===== Records for the exercise =====
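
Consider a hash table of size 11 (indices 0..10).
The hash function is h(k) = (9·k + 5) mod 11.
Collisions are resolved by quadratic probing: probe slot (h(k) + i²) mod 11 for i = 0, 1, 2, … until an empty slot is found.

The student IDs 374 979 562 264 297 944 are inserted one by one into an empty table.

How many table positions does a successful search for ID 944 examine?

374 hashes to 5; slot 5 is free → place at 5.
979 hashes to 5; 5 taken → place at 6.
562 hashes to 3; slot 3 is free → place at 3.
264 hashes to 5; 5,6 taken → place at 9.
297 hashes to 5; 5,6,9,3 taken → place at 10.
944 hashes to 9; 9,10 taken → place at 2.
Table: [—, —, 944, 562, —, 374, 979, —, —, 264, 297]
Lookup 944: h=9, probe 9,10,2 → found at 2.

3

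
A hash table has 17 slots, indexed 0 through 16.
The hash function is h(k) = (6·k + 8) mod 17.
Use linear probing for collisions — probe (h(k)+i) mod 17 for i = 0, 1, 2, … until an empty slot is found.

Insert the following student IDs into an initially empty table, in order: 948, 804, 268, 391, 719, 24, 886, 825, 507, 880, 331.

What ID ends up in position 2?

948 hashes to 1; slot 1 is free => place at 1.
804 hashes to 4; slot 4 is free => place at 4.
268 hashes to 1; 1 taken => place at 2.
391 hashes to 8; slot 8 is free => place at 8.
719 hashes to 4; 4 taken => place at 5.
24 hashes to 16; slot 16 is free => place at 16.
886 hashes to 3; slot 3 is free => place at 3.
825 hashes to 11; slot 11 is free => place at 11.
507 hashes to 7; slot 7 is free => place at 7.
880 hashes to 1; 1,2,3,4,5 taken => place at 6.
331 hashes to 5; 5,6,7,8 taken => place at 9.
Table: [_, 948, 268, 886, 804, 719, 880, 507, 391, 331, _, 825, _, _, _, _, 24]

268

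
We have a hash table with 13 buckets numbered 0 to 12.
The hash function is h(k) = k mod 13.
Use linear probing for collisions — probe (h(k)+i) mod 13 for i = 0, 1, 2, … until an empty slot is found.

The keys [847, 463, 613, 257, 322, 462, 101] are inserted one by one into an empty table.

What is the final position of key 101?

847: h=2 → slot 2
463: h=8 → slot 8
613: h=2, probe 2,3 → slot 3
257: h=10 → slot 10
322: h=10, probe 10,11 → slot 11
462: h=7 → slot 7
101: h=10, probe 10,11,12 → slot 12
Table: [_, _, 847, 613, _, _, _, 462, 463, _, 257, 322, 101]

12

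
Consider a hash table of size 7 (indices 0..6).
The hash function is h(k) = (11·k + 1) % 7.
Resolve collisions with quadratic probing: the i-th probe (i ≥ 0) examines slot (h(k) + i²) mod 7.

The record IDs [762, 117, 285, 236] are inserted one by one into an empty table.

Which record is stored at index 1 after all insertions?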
=====
Lines from the one containing "The record IDs" through the last line of the records, both included, are the only ones to print, each exactly as it is.

* **Solution for this problem**
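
The record IDs [762, 117, 285, 236] are inserted one by one into an empty table.

Which record is stored at index 1 after all insertions?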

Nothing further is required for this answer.